**Exercise**
The whole listing below is to be returned without alteration.

━━━━━━━━━━━━━━━━━━━━━━━━━━━━━━

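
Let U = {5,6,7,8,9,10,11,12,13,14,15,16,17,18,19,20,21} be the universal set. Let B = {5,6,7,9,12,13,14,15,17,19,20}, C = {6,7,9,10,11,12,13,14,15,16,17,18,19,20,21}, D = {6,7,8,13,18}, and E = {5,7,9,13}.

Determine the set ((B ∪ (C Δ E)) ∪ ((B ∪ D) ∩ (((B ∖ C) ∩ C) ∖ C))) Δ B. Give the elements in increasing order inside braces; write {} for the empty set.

C Δ E = {5,6,10,11,12,14,15,16,17,18,19,20,21}
B ∪ (C Δ E) = {5,6,7,9,10,11,12,13,14,15,16,17,18,19,20,21}
B ∪ D = {5,6,7,8,9,12,13,14,15,17,18,19,20}
B ∖ C = {5}
(B ∖ C) ∩ C = {}
((B ∖ C) ∩ C) ∖ C = {}
(B ∪ D) ∩ (((B ∖ C) ∩ C) ∖ C) = {}
(B ∪ (C Δ E)) ∪ ((B ∪ D) ∩ (((B ∖ C) ∩ C) ∖ C)) = {5,6,7,9,10,11,12,13,14,15,16,17,18,19,20,21}
((B ∪ (C Δ E)) ∪ ((B ∪ D) ∩ (((B ∖ C) ∩ C) ∖ C))) Δ B = {10,11,16,18,21}

{10,11,16,18,21}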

━━━━━━━━━━━━━━━━━━━━━━━━━━━━━━

**Answer box**
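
Let U = {5,6,7,8,9,10,11,12,13,14,15,16,17,18,19,20,21} be the universal set. Let B = {5,6,7,9,12,13,14,15,17,19,20}, C = {6,7,9,10,11,12,13,14,15,16,17,18,19,20,21}, D = {6,7,8,13,18}, and E = {5,7,9,13}.

Determine the set ((B ∪ (C Δ E)) ∪ ((B ∪ D) ∩ (((B ∖ C) ∩ C) ∖ C))) Δ B. Give the elements in increasing order inside braces; write {} for the empty set.

C Δ E = {5,6,10,11,12,14,15,16,17,18,19,20,21}
B ∪ (C Δ E) = {5,6,7,9,10,11,12,13,14,15,16,17,18,19,20,21}
B ∪ D = {5,6,7,8,9,12,13,14,15,17,18,19,20}
B ∖ C = {5}
(B ∖ C) ∩ C = {}
((B ∖ C) ∩ C) ∖ C = {}
(B ∪ D) ∩ (((B ∖ C) ∩ C) ∖ C) = {}
(B ∪ (C Δ E)) ∪ ((B ∪ D) ∩ (((B ∖ C) ∩ C) ∖ C)) = {5,6,7,9,10,11,12,13,14,15,16,17,18,19,20,21}
((B ∪ (C Δ E)) ∪ ((B ∪ D) ∩ (((B ∖ C) ∩ C) ∖ C))) Δ B = {10,11,16,18,21}

{10,11,16,18,21}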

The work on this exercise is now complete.